→ Materials provided
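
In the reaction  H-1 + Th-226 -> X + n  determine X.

Conserve mass number: 1 + 226 = A + 1, so A = 226.
Conserve atomic number: 1 + 90 = Z + 0, so Z = 91.
Z = 91 is protactinium, so the species is Pa-226.

Pa-226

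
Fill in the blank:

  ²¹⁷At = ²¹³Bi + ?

Conserve mass number: 217 = 213 + A, so A = 4.
Conserve atomic number: 85 = 83 + Z, so Z = 2.
A = 4 and Z = 2 is ⁴He — an alpha particle.

alpha particle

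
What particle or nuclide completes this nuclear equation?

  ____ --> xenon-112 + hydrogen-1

Conserve mass number: A = 112 + 1, so A = 113.
Conserve atomic number: Z = 54 + 1, so Z = 55.
Z = 55 is caesium, so the species is caesium-113.

Cs-113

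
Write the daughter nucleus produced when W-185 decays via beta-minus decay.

Re-185

Beta-minus decay: mass number changes by +0, atomic number by +1.
A: 185 = 185; Z: 74 + 1 = 75.
Z = 75 is rhenium, so the daughter is Re-185.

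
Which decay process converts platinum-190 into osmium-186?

alpha decay

ΔA = 186 − 190 = -4; ΔZ = 76 − 78 = -2.
A drops by 4 and Z drops by 2 — the signature of alpha emission.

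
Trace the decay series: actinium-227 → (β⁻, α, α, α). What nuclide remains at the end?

Po-215

Start: (A, Z) = (227, 89).
After β⁻: (227, 90).
After α: (223, 88).
After α: (219, 86).
After α: (215, 84).
Z = 84 is polonium.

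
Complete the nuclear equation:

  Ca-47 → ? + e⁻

Conserve mass number: 47 = A + 0, so A = 47.
Conserve atomic number: 20 = Z − 1, so Z = 21.
Z = 21 is scandium, so the species is Sc-47.

Sc-47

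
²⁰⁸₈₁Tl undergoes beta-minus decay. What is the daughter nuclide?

Pb-208

Beta-minus decay: mass number changes by +0, atomic number by +1.
A: 208 = 208; Z: 81 + 1 = 82.
Z = 82 is lead, so the daughter is ²⁰⁸₈₂Pb.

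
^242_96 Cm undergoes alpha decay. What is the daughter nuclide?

Alpha decay: mass number changes by -4, atomic number by -2.
A: 242 − 4 = 238; Z: 96 − 2 = 94.
Z = 94 is plutonium, so the daughter is ^238_94 Pu.

Pu-238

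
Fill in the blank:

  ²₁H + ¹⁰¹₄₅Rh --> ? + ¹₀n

Conserve mass number: 2 + 101 = A + 1, so A = 102.
Conserve atomic number: 1 + 45 = Z + 0, so Z = 46.
Z = 46 is palladium, so the species is ¹⁰²₄₆Pd.

Pd-102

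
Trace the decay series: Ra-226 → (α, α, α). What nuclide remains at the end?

Start: (A, Z) = (226, 88).
After α: (222, 86).
After α: (218, 84).
After α: (214, 82).
Z = 82 is lead.

Pb-214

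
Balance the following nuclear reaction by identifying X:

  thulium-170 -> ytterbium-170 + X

Conserve mass number: 170 = 170 + A, so A = 0.
Conserve atomic number: 69 = 70 + Z, so Z = -1.
A = 0 and Z = -1 is e⁻ — a beta-minus particle.

beta-minus particle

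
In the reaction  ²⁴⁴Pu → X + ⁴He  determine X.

Conserve mass number: 244 = A + 4, so A = 240.
Conserve atomic number: 94 = Z + 2, so Z = 92.
Z = 92 is uranium, so the species is ²⁴⁰U.

U-240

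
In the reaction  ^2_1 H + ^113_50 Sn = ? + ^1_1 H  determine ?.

Conserve mass number: 2 + 113 = A + 1, so A = 114.
Conserve atomic number: 1 + 50 = Z + 1, so Z = 50.
Z = 50 is tin, so the species is ^114_50 Sn.

Sn-114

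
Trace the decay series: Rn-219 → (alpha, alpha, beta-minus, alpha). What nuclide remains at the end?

Start: (A, Z) = (219, 86).
After α: (215, 84).
After α: (211, 82).
After β⁻: (211, 83).
After α: (207, 81).
Z = 81 is thallium.

Tl-207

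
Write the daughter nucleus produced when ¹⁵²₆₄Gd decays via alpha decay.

Sm-148

Alpha decay: mass number changes by -4, atomic number by -2.
A: 152 − 4 = 148; Z: 64 − 2 = 62.
Z = 62 is samarium, so the daughter is ¹⁴⁸₆₂Sm.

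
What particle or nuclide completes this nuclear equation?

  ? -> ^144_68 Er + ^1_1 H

Conserve mass number: A = 144 + 1, so A = 145.
Conserve atomic number: Z = 68 + 1, so Z = 69.
Z = 69 is thulium, so the species is ^145_69 Tm.

Tm-145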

→ Exercise requirements
The listing above is to be copied exactly, in full.

→ Finished exercise
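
In the reaction  H-1 + Th-226 -> X + n  determine X.

Conserve mass number: 1 + 226 = A + 1, so A = 226.
Conserve atomic number: 1 + 90 = Z + 0, so Z = 91.
Z = 91 is protactinium, so the species is Pa-226.

Pa-226

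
Fill in the blank:

  ²¹⁷At = ²¹³Bi + ?

Conserve mass number: 217 = 213 + A, so A = 4.
Conserve atomic number: 85 = 83 + Z, so Z = 2.
A = 4 and Z = 2 is ⁴He — an alpha particle.

alpha particle

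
What particle or nuclide completes this nuclear equation?

  ____ --> xenon-112 + hydrogen-1

Conserve mass number: A = 112 + 1, so A = 113.
Conserve atomic number: Z = 54 + 1, so Z = 55.
Z = 55 is caesium, so the species is caesium-113.

Cs-113

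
Write the daughter nucleus produced when W-185 decays via beta-minus decay.

Re-185

Beta-minus decay: mass number changes by +0, atomic number by +1.
A: 185 = 185; Z: 74 + 1 = 75.
Z = 75 is rhenium, so the daughter is Re-185.

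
Which decay process converts platinum-190 into osmium-186?

alpha decay

ΔA = 186 − 190 = -4; ΔZ = 76 − 78 = -2.
A drops by 4 and Z drops by 2 — the signature of alpha emission.

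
Trace the decay series: actinium-227 → (β⁻, α, α, α). What nuclide remains at the end?

Po-215

Start: (A, Z) = (227, 89).
After β⁻: (227, 90).
After α: (223, 88).
After α: (219, 86).
After α: (215, 84).
Z = 84 is polonium.

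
Complete the nuclear equation:

  Ca-47 → ? + e⁻

Conserve mass number: 47 = A + 0, so A = 47.
Conserve atomic number: 20 = Z − 1, so Z = 21.
Z = 21 is scandium, so the species is Sc-47.

Sc-47

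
²⁰⁸₈₁Tl undergoes beta-minus decay. What is the daughter nuclide?

Pb-208

Beta-minus decay: mass number changes by +0, atomic number by +1.
A: 208 = 208; Z: 81 + 1 = 82.
Z = 82 is lead, so the daughter is ²⁰⁸₈₂Pb.

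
^242_96 Cm undergoes alpha decay. What is the daughter nuclide?

Alpha decay: mass number changes by -4, atomic number by -2.
A: 242 − 4 = 238; Z: 96 − 2 = 94.
Z = 94 is plutonium, so the daughter is ^238_94 Pu.

Pu-238

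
Fill in the blank:

  ²₁H + ¹⁰¹₄₅Rh --> ? + ¹₀n

Conserve mass number: 2 + 101 = A + 1, so A = 102.
Conserve atomic number: 1 + 45 = Z + 0, so Z = 46.
Z = 46 is palladium, so the species is ¹⁰²₄₆Pd.

Pd-102

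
Trace the decay series: Ra-226 → (α, α, α). What nuclide remains at the end?

Start: (A, Z) = (226, 88).
After α: (222, 86).
After α: (218, 84).
After α: (214, 82).
Z = 82 is lead.

Pb-214

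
Balance the following nuclear reaction by identifying X:

  thulium-170 -> ytterbium-170 + X

Conserve mass number: 170 = 170 + A, so A = 0.
Conserve atomic number: 69 = 70 + Z, so Z = -1.
A = 0 and Z = -1 is e⁻ — a beta-minus particle.

beta-minus particle

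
In the reaction  ²⁴⁴Pu → X + ⁴He  determine X.

Conserve mass number: 244 = A + 4, so A = 240.
Conserve atomic number: 94 = Z + 2, so Z = 92.
Z = 92 is uranium, so the species is ²⁴⁰U.

U-240

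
In the reaction  ^2_1 H + ^113_50 Sn = ? + ^1_1 H  determine ?.

Conserve mass number: 2 + 113 = A + 1, so A = 114.
Conserve atomic number: 1 + 50 = Z + 1, so Z = 50.
Z = 50 is tin, so the species is ^114_50 Sn.

Sn-114

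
Trace the decay series: Rn-219 → (alpha, alpha, beta-minus, alpha). What nuclide remains at the end?

Start: (A, Z) = (219, 86).
After α: (215, 84).
After α: (211, 82).
After β⁻: (211, 83).
After α: (207, 81).
Z = 81 is thallium.

Tl-207

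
Write the daughter nucleus produced when ¹⁵²₆₄Gd decays via alpha decay.

Sm-148

Alpha decay: mass number changes by -4, atomic number by -2.
A: 152 − 4 = 148; Z: 64 − 2 = 62.
Z = 62 is samarium, so the daughter is ¹⁴⁸₆₂Sm.

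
What particle or nuclide completes this nuclear equation?

  ? -> ^144_68 Er + ^1_1 H

Conserve mass number: A = 144 + 1, so A = 145.
Conserve atomic number: Z = 68 + 1, so Z = 69.
Z = 69 is thulium, so the species is ^145_69 Tm.

Tm-145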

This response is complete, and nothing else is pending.